*Work item*
Only some lines are wanted. Transcribe, exactly, the lines below from the line with "3 startups each" up to and including the line with "3 firms each".

Recorded information: Begin

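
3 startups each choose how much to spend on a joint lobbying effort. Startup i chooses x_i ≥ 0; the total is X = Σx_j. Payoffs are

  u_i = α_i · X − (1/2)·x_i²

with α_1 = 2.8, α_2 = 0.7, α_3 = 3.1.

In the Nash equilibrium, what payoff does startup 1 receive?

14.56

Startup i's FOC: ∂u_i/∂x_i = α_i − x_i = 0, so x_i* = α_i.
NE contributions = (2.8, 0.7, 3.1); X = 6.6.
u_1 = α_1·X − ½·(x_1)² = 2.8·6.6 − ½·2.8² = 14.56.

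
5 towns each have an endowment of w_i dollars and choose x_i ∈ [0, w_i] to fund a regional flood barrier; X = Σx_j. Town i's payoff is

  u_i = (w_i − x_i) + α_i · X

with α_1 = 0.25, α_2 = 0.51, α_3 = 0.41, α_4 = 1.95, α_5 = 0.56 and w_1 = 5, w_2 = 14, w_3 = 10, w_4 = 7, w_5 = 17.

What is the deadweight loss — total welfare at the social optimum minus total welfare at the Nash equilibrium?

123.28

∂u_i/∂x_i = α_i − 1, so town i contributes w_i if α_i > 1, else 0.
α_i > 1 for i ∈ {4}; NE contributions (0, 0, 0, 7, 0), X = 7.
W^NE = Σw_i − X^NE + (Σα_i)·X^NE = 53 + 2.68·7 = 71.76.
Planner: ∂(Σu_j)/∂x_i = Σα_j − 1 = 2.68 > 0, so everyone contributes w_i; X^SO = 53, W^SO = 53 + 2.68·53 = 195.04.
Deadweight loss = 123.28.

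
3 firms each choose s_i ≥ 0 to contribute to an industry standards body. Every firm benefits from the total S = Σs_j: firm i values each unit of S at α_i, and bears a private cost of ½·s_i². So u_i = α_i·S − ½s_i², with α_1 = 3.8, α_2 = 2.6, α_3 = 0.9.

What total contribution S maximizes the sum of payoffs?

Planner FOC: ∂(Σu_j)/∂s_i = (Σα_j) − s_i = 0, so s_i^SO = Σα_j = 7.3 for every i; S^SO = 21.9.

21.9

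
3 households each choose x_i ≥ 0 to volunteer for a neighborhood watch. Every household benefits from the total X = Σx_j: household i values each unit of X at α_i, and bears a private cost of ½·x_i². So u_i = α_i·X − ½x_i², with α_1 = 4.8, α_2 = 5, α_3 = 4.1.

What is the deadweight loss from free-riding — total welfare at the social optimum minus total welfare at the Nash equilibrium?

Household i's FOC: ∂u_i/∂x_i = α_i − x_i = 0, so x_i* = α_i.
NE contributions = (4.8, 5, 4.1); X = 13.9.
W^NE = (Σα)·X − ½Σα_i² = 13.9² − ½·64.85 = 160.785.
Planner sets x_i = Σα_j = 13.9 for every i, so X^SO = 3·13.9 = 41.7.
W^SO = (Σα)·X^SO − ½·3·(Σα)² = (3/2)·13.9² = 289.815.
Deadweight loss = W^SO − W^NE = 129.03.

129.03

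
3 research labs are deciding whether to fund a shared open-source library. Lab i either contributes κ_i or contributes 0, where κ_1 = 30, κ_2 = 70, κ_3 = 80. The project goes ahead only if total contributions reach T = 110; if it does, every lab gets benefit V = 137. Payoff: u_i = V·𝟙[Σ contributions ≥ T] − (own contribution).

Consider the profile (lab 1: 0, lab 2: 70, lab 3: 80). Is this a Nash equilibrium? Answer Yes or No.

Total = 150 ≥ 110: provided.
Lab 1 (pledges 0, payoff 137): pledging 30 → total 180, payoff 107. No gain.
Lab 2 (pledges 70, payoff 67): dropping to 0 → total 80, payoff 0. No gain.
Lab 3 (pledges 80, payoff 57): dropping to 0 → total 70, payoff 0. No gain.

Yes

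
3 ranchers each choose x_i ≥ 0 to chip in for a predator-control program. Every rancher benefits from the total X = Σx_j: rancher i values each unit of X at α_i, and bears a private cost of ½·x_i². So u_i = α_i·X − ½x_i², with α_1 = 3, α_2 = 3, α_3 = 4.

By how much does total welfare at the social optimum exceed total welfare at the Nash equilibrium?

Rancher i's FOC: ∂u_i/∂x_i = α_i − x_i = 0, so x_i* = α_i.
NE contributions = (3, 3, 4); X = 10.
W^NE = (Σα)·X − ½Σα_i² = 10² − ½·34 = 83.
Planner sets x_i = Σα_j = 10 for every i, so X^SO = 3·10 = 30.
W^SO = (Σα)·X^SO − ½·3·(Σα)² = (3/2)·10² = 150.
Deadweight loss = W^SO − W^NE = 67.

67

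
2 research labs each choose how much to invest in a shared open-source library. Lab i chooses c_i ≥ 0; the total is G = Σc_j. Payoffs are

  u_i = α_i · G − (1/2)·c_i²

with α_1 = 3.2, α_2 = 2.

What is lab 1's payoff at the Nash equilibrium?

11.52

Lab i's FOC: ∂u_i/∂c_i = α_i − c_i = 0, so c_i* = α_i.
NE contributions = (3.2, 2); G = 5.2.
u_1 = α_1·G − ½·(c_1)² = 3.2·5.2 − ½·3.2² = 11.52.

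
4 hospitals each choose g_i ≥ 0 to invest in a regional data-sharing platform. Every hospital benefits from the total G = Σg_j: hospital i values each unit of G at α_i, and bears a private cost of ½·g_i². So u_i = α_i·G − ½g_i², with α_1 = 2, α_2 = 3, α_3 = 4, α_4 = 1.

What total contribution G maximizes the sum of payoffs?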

Recorded information: End
Recorded information: Begin

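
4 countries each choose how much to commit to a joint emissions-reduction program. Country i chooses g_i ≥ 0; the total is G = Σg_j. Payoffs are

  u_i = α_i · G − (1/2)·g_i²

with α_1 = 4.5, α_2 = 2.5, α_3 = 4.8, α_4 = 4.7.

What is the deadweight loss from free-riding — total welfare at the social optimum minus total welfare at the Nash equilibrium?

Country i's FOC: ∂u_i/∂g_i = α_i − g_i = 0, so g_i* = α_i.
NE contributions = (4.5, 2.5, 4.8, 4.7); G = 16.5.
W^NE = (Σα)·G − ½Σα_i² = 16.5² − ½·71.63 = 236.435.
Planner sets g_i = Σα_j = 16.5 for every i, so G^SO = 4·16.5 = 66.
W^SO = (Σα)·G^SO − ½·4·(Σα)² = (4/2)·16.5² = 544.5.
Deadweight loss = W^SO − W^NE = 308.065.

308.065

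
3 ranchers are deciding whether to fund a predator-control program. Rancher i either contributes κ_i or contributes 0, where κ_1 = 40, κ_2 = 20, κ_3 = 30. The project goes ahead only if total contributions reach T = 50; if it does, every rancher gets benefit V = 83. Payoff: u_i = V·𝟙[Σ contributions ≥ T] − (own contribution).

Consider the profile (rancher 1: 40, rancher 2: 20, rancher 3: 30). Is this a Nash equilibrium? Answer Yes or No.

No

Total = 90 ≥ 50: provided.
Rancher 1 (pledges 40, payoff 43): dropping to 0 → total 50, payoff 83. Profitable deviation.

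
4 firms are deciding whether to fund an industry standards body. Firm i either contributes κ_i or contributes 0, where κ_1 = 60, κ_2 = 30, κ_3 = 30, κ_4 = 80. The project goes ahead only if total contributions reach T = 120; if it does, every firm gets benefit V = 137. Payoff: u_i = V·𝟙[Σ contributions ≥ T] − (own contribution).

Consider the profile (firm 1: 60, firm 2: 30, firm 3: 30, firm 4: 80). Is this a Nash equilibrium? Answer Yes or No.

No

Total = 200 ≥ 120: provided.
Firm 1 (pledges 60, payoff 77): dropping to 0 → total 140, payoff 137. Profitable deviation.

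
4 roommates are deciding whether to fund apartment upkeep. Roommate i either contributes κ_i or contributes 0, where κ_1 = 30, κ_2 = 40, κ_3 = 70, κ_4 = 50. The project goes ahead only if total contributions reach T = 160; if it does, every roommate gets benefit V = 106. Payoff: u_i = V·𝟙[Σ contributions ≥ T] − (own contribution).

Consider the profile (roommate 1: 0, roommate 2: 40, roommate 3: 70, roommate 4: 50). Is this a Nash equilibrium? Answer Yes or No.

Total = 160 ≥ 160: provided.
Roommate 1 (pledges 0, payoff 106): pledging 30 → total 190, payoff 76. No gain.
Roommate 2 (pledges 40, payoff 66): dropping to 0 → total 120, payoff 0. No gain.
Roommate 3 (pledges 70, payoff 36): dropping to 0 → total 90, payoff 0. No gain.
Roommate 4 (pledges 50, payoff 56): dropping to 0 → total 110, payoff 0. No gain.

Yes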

Recorded information: End
Recorded information: Begin

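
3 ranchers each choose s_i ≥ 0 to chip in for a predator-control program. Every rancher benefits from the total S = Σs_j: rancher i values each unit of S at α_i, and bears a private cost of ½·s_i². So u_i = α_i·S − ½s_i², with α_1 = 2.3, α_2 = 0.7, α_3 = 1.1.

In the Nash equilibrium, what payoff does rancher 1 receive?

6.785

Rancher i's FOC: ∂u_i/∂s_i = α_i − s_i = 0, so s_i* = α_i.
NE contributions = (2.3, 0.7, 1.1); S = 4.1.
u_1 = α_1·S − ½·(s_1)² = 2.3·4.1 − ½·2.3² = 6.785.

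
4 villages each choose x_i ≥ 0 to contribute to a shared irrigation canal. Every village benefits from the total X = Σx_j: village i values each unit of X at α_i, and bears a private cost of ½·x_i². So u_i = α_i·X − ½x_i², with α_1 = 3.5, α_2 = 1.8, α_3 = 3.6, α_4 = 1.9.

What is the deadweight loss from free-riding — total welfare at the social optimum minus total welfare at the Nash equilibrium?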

Recorded information: End

*Written response*
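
3 startups each choose how much to spend on a joint lobbying effort. Startup i chooses x_i ≥ 0; the total is X = Σx_j. Payoffs are

  u_i = α_i · X − (1/2)·x_i²

with α_1 = 2.8, α_2 = 0.7, α_3 = 3.1.

In the Nash equilibrium, what payoff does startup 1 receive?

14.56

Startup i's FOC: ∂u_i/∂x_i = α_i − x_i = 0, so x_i* = α_i.
NE contributions = (2.8, 0.7, 3.1); X = 6.6.
u_1 = α_1·X − ½·(x_1)² = 2.8·6.6 − ½·2.8² = 14.56.

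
5 towns each have an endowment of w_i dollars and choose x_i ∈ [0, w_i] to fund a regional flood barrier; X = Σx_j. Town i's payoff is

  u_i = (w_i − x_i) + α_i · X

with α_1 = 0.25, α_2 = 0.51, α_3 = 0.41, α_4 = 1.95, α_5 = 0.56 and w_1 = 5, w_2 = 14, w_3 = 10, w_4 = 7, w_5 = 17.

What is the deadweight loss — total welfare at the social optimum minus total welfare at the Nash equilibrium?

123.28

∂u_i/∂x_i = α_i − 1, so town i contributes w_i if α_i > 1, else 0.
α_i > 1 for i ∈ {4}; NE contributions (0, 0, 0, 7, 0), X = 7.
W^NE = Σw_i − X^NE + (Σα_i)·X^NE = 53 + 2.68·7 = 71.76.
Planner: ∂(Σu_j)/∂x_i = Σα_j − 1 = 2.68 > 0, so everyone contributes w_i; X^SO = 53, W^SO = 53 + 2.68·53 = 195.04.
Deadweight loss = 123.28.

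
3 firms each choose s_i ≥ 0 to contribute to an industry standards body. Every firm benefits from the total S = Σs_j: firm i values each unit of S at α_i, and bears a private cost of ½·s_i². So u_i = α_i·S − ½s_i², with α_1 = 3.8, α_2 = 2.6, α_3 = 0.9.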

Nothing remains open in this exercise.